Records excerpted from a collection
== Segment start ==
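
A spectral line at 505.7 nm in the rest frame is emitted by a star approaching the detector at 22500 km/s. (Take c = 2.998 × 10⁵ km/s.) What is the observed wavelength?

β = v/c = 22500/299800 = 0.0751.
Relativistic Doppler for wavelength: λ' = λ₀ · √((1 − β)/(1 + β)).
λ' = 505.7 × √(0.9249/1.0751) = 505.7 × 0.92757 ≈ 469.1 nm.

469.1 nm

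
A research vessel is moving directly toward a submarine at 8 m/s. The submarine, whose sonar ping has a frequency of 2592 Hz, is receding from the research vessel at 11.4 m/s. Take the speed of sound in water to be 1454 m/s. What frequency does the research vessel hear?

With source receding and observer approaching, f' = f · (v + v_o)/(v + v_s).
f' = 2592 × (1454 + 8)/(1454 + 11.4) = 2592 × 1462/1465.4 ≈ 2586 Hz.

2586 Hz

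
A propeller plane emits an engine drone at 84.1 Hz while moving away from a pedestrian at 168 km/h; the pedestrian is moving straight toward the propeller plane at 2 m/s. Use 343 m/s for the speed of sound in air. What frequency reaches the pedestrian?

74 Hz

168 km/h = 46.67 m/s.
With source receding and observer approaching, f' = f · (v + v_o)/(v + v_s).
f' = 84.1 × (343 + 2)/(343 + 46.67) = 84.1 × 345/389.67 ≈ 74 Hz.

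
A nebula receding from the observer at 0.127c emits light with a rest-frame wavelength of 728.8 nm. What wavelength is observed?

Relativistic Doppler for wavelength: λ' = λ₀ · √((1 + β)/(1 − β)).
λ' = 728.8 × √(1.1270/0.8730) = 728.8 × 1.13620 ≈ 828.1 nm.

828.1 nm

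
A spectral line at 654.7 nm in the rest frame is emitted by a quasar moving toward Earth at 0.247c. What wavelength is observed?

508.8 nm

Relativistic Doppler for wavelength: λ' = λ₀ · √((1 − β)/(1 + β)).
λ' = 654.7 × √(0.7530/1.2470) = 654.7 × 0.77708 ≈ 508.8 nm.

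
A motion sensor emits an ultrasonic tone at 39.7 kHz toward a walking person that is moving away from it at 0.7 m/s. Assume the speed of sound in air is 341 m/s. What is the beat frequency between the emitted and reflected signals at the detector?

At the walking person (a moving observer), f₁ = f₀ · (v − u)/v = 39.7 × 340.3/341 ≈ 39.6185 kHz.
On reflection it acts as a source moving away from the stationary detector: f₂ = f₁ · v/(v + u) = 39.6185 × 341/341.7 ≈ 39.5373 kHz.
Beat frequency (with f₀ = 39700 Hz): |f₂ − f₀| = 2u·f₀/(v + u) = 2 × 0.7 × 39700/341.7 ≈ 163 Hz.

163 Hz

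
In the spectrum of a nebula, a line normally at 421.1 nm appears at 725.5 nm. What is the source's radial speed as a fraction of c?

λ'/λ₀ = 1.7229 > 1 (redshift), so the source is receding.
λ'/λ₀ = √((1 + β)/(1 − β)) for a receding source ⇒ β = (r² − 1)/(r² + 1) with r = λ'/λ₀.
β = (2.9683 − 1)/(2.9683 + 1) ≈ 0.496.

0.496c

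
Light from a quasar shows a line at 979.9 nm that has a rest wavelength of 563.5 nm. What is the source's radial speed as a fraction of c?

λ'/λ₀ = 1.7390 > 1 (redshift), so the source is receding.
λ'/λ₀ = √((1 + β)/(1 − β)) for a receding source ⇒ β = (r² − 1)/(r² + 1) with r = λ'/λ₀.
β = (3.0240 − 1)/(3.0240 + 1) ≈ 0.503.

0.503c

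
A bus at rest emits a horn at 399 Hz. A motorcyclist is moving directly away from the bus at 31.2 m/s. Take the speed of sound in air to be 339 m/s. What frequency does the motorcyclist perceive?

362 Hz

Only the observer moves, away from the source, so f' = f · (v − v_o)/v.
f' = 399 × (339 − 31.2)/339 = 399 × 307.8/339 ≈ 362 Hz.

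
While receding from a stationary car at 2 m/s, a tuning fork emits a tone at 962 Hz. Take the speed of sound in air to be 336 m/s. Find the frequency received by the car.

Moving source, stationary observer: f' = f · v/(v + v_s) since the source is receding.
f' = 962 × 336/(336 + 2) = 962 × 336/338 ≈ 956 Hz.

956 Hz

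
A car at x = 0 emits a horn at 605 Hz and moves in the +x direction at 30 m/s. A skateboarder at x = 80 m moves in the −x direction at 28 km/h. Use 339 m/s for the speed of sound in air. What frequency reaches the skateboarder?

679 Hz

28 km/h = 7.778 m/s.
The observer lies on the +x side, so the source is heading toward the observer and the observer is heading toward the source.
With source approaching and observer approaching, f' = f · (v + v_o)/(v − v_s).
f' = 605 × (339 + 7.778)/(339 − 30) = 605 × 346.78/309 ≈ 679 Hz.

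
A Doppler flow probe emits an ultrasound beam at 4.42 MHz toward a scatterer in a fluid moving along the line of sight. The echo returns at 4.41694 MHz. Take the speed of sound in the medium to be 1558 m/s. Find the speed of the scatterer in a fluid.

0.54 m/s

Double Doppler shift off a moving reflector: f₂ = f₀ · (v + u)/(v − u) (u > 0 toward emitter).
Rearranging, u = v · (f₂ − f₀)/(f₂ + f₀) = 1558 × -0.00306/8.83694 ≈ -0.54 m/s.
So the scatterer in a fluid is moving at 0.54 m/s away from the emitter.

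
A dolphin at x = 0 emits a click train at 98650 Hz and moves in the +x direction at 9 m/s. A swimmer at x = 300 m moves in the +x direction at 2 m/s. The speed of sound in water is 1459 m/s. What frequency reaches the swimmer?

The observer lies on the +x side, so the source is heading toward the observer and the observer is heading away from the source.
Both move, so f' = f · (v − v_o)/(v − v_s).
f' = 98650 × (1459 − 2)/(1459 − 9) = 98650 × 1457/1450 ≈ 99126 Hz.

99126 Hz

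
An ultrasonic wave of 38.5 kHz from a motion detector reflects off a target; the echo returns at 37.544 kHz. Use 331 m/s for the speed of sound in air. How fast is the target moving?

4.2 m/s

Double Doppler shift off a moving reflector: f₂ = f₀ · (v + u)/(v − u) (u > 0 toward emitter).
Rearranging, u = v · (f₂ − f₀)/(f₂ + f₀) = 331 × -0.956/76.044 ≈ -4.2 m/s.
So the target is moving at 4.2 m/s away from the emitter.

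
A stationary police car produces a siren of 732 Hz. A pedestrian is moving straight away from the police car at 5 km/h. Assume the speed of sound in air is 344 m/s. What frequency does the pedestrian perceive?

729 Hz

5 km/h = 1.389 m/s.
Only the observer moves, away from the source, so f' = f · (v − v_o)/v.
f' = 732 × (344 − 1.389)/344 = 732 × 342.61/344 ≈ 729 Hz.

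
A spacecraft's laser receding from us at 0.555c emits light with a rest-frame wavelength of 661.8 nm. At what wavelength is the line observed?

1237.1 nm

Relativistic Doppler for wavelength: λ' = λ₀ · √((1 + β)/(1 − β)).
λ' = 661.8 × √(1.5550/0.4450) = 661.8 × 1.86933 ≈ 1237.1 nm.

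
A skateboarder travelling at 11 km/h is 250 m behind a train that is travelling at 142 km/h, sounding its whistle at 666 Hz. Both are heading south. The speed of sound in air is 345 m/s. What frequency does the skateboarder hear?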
== Segment end ==
== Segment start ==
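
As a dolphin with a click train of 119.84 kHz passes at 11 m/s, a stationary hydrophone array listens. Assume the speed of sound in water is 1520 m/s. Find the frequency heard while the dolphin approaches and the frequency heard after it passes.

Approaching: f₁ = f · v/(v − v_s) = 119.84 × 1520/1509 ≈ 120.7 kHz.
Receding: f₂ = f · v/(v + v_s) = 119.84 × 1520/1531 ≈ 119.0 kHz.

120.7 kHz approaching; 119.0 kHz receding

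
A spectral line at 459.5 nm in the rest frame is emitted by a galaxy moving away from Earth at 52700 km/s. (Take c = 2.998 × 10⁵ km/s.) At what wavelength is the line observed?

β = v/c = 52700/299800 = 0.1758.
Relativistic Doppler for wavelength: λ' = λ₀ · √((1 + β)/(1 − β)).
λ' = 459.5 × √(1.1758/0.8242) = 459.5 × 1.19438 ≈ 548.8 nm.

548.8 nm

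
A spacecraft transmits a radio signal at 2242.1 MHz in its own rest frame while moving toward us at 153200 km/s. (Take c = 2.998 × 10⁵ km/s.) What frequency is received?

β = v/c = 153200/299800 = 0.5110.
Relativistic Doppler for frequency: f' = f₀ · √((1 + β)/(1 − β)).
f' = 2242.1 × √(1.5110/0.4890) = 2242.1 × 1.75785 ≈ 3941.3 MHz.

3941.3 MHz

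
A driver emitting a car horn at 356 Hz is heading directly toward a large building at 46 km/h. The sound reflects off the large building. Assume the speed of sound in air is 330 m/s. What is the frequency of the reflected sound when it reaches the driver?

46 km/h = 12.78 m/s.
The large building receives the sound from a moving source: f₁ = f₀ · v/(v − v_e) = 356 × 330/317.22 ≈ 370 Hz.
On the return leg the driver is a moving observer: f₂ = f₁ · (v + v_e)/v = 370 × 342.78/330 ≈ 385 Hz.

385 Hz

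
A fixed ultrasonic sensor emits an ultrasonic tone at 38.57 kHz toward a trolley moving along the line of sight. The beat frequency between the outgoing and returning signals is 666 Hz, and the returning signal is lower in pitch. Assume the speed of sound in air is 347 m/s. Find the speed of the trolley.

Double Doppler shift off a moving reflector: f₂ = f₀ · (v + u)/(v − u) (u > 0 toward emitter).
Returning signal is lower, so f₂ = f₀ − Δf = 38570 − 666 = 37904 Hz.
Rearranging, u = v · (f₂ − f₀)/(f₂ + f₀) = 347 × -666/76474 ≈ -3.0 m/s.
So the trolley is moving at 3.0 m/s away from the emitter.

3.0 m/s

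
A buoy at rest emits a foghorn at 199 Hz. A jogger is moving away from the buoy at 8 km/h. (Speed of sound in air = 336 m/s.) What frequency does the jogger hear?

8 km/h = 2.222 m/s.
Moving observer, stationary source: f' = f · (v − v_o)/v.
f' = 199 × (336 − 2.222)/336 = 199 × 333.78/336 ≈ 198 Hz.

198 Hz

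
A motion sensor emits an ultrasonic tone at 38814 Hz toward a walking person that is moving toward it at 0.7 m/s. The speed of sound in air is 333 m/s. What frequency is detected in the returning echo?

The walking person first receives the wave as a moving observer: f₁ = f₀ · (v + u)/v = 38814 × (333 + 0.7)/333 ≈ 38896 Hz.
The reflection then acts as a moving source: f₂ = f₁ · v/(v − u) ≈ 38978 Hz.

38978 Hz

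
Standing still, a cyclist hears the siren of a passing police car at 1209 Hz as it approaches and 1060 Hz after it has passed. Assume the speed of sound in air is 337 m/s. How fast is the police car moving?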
== Segment end ==
> _Your instructions_
From the entries above, print the lines beginning at the one with "A driver emitting" and stopping after the one with "Standing still, a", exactly as written and with nothing else.

> _Solution for this problem_
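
A driver emitting a car horn at 356 Hz is heading directly toward a large building at 46 km/h. The sound reflects off the large building. Assume the speed of sound in air is 330 m/s. What is the frequency of the reflected sound when it reaches the driver?

46 km/h = 12.78 m/s.
The large building receives the sound from a moving source: f₁ = f₀ · v/(v − v_e) = 356 × 330/317.22 ≈ 370 Hz.
On the return leg the driver is a moving observer: f₂ = f₁ · (v + v_e)/v = 370 × 342.78/330 ≈ 385 Hz.

385 Hz

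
A fixed ultrasonic sensor emits an ultrasonic tone at 38.57 kHz toward a trolley moving along the line of sight. The beat frequency between the outgoing and returning signals is 666 Hz, and the returning signal is lower in pitch. Assume the speed of sound in air is 347 m/s. Find the speed of the trolley.

Double Doppler shift off a moving reflector: f₂ = f₀ · (v + u)/(v − u) (u > 0 toward emitter).
Returning signal is lower, so f₂ = f₀ − Δf = 38570 − 666 = 37904 Hz.
Rearranging, u = v · (f₂ − f₀)/(f₂ + f₀) = 347 × -666/76474 ≈ -3.0 m/s.
So the trolley is moving at 3.0 m/s away from the emitter.

3.0 m/s

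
A buoy at rest emits a foghorn at 199 Hz. A jogger is moving away from the buoy at 8 km/h. (Speed of sound in air = 336 m/s.) What frequency does the jogger hear?

8 km/h = 2.222 m/s.
Moving observer, stationary source: f' = f · (v − v_o)/v.
f' = 199 × (336 − 2.222)/336 = 199 × 333.78/336 ≈ 198 Hz.

198 Hz

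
A motion sensor emits an ultrasonic tone at 38814 Hz toward a walking person that is moving toward it at 0.7 m/s. The speed of sound in air is 333 m/s. What frequency is detected in the returning echo?

The walking person first receives the wave as a moving observer: f₁ = f₀ · (v + u)/v = 38814 × (333 + 0.7)/333 ≈ 38896 Hz.
The reflection then acts as a moving source: f₂ = f₁ · v/(v − u) ≈ 38978 Hz.

38978 Hz

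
Standing still, a cyclist hears the siren of a passing police car at 1209 Hz as it approaches and 1060 Hz after it has passed. Assume the speed of sound in air is 337 m/s. How fast is the police car moving?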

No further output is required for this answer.